Problem to work on: Pull every line with "What" from the data.

Task data:
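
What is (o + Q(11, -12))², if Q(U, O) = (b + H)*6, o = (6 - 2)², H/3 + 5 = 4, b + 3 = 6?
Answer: 256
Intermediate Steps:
b = 3 (b = -3 + 6 = 3)
H = -3 (H = -15 + 3*4 = -15 + 12 = -3)
o = 16 (o = 4² = 16)
Q(U, O) = 0 (Q(U, O) = (3 - 3)*6 = 0*6 = 0)
(o + Q(11, -12))² = (16 + 0)² = 16² = 256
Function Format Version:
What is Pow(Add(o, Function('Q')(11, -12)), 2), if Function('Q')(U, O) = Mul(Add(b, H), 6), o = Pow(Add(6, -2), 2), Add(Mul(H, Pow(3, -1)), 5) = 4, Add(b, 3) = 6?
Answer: 256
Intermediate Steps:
b = 3 (b = Add(-3, 6) = 3)
H = -3 (H = Add(-15, Mul(3, 4)) = Add(-15, 12) = -3)
o = 16 (o = Pow(4, 2) = 16)
Function('Q')(U, O) = 0 (Function('Q')(U, O) = Mul(Add(3, -3), 6) = Mul(0, 6) = 0)
Pow(Add(o, Function('Q')(11, -12)), 2) = Pow(Add(16, 0), 2) = Pow(16, 2) = 256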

Problem solution:
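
What is (o + Q(11, -12))², if Q(U, O) = (b + H)*6, o = (6 - 2)², H/3 + 5 = 4, b + 3 = 6?
What is Pow(Add(o, Function('Q')(11, -12)), 2), if Function('Q')(U, O) = Mul(Add(b, H), 6), o = Pow(Add(6, -2), 2), Add(Mul(H, Pow(3, -1)), 5) = 4, Add(b, 3) = 6?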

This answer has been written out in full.